• Dataset entries:
================================
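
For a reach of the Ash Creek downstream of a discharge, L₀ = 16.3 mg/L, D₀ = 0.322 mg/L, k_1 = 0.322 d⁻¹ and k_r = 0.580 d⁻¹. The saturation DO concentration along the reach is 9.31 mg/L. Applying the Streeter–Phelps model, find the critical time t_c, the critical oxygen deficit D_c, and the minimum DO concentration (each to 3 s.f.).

t_c ≈ 2.22 d; D_c ≈ 4.43 mg/L; min DO ≈ 4.88 mg/L

At the critical point dD/dt = 0, so k_1 L₀ e^(−k_1 t) = k_r D. Substituting D(t) from the Streeter–Phelps equation and solving for t gives
t_c = ln[(k_r/k_1)(1 − D₀(k_r−k_1)/(k_1 L₀))] / (k_r−k_1).
Here k_r−k_1 = 0.2580 d⁻¹ and 1 − D₀(k_r−k_1)/(k_1 L₀) = 1 − 0.322×0.2580/(0.322×16.3) = 0.9842, so
t_c = ln(1.801 × 0.9842) / 0.2580 = 0.5725 / 0.2580 = 2.219 d.
D_c = (k_1/k_r) L₀ e^(−k_1 t_c) = (0.322/0.580) × 16.3 × e^(−0.322×2.219) = 0.5552 × 16.3 × 0.4894 = 4.429 mg/L.
Minimum DO = C_s − D_c = 9.31 − 4.429 = 4.881 mg/L.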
================================
• Exercise requirements: The answer should consist of every record above, copied exactly.

• Expected output:
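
For a reach of the Ash Creek downstream of a discharge, L₀ = 16.3 mg/L, D₀ = 0.322 mg/L, k_1 = 0.322 d⁻¹ and k_r = 0.580 d⁻¹. The saturation DO concentration along the reach is 9.31 mg/L. Applying the Streeter–Phelps model, find the critical time t_c, the critical oxygen deficit D_c, and the minimum DO concentration (each to 3 s.f.).

t_c ≈ 2.22 d; D_c ≈ 4.43 mg/L; min DO ≈ 4.88 mg/L

At the critical point dD/dt = 0, so k_1 L₀ e^(−k_1 t) = k_r D. Substituting D(t) from the Streeter–Phelps equation and solving for t gives
t_c = ln[(k_r/k_1)(1 − D₀(k_r−k_1)/(k_1 L₀))] / (k_r−k_1).
Here k_r−k_1 = 0.2580 d⁻¹ and 1 − D₀(k_r−k_1)/(k_1 L₀) = 1 − 0.322×0.2580/(0.322×16.3) = 0.9842, so
t_c = ln(1.801 × 0.9842) / 0.2580 = 0.5725 / 0.2580 = 2.219 d.
D_c = (k_1/k_r) L₀ e^(−k_1 t_c) = (0.322/0.580) × 16.3 × e^(−0.322×2.219) = 0.5552 × 16.3 × 0.4894 = 4.429 mg/L.
Minimum DO = C_s − D_c = 9.31 − 4.429 = 4.881 mg/L.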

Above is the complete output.